* _Problem details_
Let the output be exactly the lines from the one containing "Answer: -2268" through the end of the records below, both included.
• • • •
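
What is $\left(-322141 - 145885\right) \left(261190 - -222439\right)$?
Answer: $-226350946354$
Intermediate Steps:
$\left(-322141 - 145885\right) \left(261190 - -222439\right) = - 468026 \left(261190 + \left(-24109 + 246548\right)\right) = - 468026 \left(261190 + 222439\right) = \left(-468026\right) 483629 = -226350946354$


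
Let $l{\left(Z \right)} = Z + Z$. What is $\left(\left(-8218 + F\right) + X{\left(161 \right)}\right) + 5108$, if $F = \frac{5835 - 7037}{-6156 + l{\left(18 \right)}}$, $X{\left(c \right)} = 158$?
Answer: $- \frac{9032519}{3060} \approx -2951.8$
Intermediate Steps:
$l{\left(Z \right)} = 2 Z$
$F = \frac{601}{3060}$ ($F = \frac{5835 - 7037}{-6156 + 2 \cdot 18} = - \frac{1202}{-6156 + 36} = - \frac{1202}{-6120} = \left(-1202\right) \left(- \frac{1}{6120}\right) = \frac{601}{3060} \approx 0.19641$)
$\left(\left(-8218 + F\right) + X{\left(161 \right)}\right) + 5108 = \left(\left(-8218 + \frac{601}{3060}\right) + 158\right) + 5108 = \left(- \frac{25146479}{3060} + 158\right) + 5108 = - \frac{24662999}{3060} + 5108 = - \frac{9032519}{3060}$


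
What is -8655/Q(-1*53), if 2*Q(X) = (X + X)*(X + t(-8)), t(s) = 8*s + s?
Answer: -1731/1325 ≈ -1.3064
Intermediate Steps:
t(s) = 9*s
Q(X) = X*(-72 + X) (Q(X) = ((X + X)*(X + 9*(-8)))/2 = ((2*X)*(X - 72))/2 = ((2*X)*(-72 + X))/2 = (2*X*(-72 + X))/2 = X*(-72 + X))
-8655/Q(-1*53) = -8655*(-1/(53*(-72 - 1*53))) = -8655*(-1/(53*(-72 - 53))) = -8655/((-53*(-125))) = -8655/6625 = -8655*1/6625 = -1731/1325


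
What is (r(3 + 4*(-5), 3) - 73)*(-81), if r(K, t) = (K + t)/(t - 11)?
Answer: 23085/4 ≈ 5771.3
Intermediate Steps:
r(K, t) = (K + t)/(-11 + t)
(r(3 + 4*(-5), 3) - 73)*(-81) = (((3 + 4*(-5)) + 3)/(-11 + 3) - 73)*(-81) = (((3 - 20) + 3)/(-8) - 73)*(-81) = (-(-17 + 3)/8 - 73)*(-81) = (-⅛*(-14) - 73)*(-81) = (7/4 - 73)*(-81) = -285/4*(-81) = 23085/4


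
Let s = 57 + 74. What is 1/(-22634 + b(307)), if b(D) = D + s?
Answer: -1/22196 ≈ -4.5053e-5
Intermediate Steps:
s = 131
b(D) = 131 + D (b(D) = D + 131 = 131 + D)
1/(-22634 + b(307)) = 1/(-22634 + (131 + 307)) = 1/(-22634 + 438) = 1/(-22196) = -1/22196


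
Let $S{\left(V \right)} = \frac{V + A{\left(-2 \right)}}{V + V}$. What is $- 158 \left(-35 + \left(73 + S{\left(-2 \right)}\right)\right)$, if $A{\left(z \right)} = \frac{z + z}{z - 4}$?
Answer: $- \frac{18170}{3} \approx -6056.7$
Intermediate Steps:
$A{\left(z \right)} = \frac{2 z}{-4 + z}$
$S{\left(V \right)} = \frac{\frac{2}{3} + V}{2 V}$ ($S{\left(V \right)} = \frac{V + 2 \left(-2\right) \frac{1}{-4 - 2}}{V + V} = \frac{V + 2 \left(-2\right) \frac{1}{-6}}{2 V} = \left(V + 2 \left(-2\right) \left(- \frac{1}{6}\right)\right) \frac{1}{2 V} = \left(V + \frac{2}{3}\right) \frac{1}{2 V} = \left(\frac{2}{3} + V\right) \frac{1}{2 V} = \frac{\frac{2}{3} + V}{2 V}$)
$- 158 \left(-35 + \left(73 + S{\left(-2 \right)}\right)\right) = - 158 \left(-35 + \left(73 + \frac{2 + 3 \left(-2\right)}{6 \left(-2\right)}\right)\right) = - 158 \left(-35 + \left(73 + \frac{1}{6} \left(- \frac{1}{2}\right) \left(2 - 6\right)\right)\right) = - 158 \left(-35 + \left(73 + \frac{1}{6} \left(- \frac{1}{2}\right) \left(-4\right)\right)\right) = - 158 \left(-35 + \left(73 + \frac{1}{3}\right)\right) = - 158 \left(-35 + \frac{220}{3}\right) = \left(-158\right) \frac{115}{3} = - \frac{18170}{3}$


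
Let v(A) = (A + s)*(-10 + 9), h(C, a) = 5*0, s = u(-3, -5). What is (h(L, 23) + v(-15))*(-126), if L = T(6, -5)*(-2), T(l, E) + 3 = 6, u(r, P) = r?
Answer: -2268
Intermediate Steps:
T(l, E) = 3 (T(l, E) = -3 + 6 = 3)
L = -6 (L = 3*(-2) = -6)
s = -3
h(C, a) = 0
v(A) = 3 - A (v(A) = (A - 3)*(-10 + 9) = (-3 + A)*(-1) = 3 - A)
(h(L, 23) + v(-15))*(-126) = (0 + (3 - 1*(-15)))*(-126) = (0 + (3 + 15))*(-126) = (0 + 18)*(-126) = 18*(-126) = -2268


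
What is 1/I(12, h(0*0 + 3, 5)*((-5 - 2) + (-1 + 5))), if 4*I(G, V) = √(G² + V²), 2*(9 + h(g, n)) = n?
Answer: 8*√233/699 ≈ 0.17470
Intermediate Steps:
h(g, n) = -9 + n/2
I(G, V) = √(G² + V²)/4
1/I(12, h(0*0 + 3, 5)*((-5 - 2) + (-1 + 5))) = 1/(√(12² + ((-9 + (½)*5)*((-5 - 2) + (-1 + 5)))²)/4) = 1/(√(144 + ((-9 + 5/2)*(-7 + 4))²)/4) = 1/(√(144 + (-13/2*(-3))²)/4) = 1/(√(144 + (39/2)²)/4) = 1/(√(144 + 1521/4)/4) = 1/(√(2097/4)/4) = 1/((3*√233/2)/4) = 1/(3*√233/8) = 8*√233/699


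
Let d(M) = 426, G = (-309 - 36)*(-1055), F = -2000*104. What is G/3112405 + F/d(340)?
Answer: -64722518665/132588453 ≈ -488.15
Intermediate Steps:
F = -208000
G = 363975 (G = -345*(-1055) = 363975)
G/3112405 + F/d(340) = 363975/3112405 - 208000/426 = 363975*(1/3112405) - 208000*1/426 = 72795/622481 - 104000/213 = -64722518665/132588453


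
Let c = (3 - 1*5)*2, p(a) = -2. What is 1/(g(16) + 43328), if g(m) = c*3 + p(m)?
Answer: 1/43314 ≈ 2.3087e-5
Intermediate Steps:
c = -4 (c = (3 - 5)*2 = -2*2 = -4)
g(m) = -14 (g(m) = -4*3 - 2 = -12 - 2 = -14)
1/(g(16) + 43328) = 1/(-14 + 43328) = 1/43314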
• • • •
* _Response area_
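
Answer: -2268
Intermediate Steps:
T(l, E) = 3 (T(l, E) = -3 + 6 = 3)
L = -6 (L = 3*(-2) = -6)
s = -3
h(C, a) = 0
v(A) = 3 - A (v(A) = (A - 3)*(-10 + 9) = (-3 + A)*(-1) = 3 - A)
(h(L, 23) + v(-15))*(-126) = (0 + (3 - 1*(-15)))*(-126) = (0 + (3 + 15))*(-126) = (0 + 18)*(-126) = 18*(-126) = -2268


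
What is 1/I(12, h(0*0 + 3, 5)*((-5 - 2) + (-1 + 5))), if 4*I(G, V) = √(G² + V²), 2*(9 + h(g, n)) = n?
Answer: 8*√233/699 ≈ 0.17470
Intermediate Steps:
h(g, n) = -9 + n/2
I(G, V) = √(G² + V²)/4
1/I(12, h(0*0 + 3, 5)*((-5 - 2) + (-1 + 5))) = 1/(√(12² + ((-9 + (½)*5)*((-5 - 2) + (-1 + 5)))²)/4) = 1/(√(144 + ((-9 + 5/2)*(-7 + 4))²)/4) = 1/(√(144 + (-13/2*(-3))²)/4) = 1/(√(144 + (39/2)²)/4) = 1/(√(144 + 1521/4)/4) = 1/(√(2097/4)/4) = 1/((3*√233/2)/4) = 1/(3*√233/8) = 8*√233/699


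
Let d(M) = 426, G = (-309 - 36)*(-1055), F = -2000*104. What is G/3112405 + F/d(340)?
Answer: -64722518665/132588453 ≈ -488.15
Intermediate Steps:
F = -208000
G = 363975 (G = -345*(-1055) = 363975)
G/3112405 + F/d(340) = 363975/3112405 - 208000/426 = 363975*(1/3112405) - 208000*1/426 = 72795/622481 - 104000/213 = -64722518665/132588453


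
Let c = (3 - 1*5)*2, p(a) = -2. What is 1/(g(16) + 43328), if g(m) = c*3 + p(m)?
Answer: 1/43314 ≈ 2.3087e-5
Intermediate Steps:
c = -4 (c = (3 - 5)*2 = -2*2 = -4)
g(m) = -14 (g(m) = -4*3 - 2 = -12 - 2 = -14)
1/(g(16) + 43328) = 1/(-14 + 43328) = 1/43314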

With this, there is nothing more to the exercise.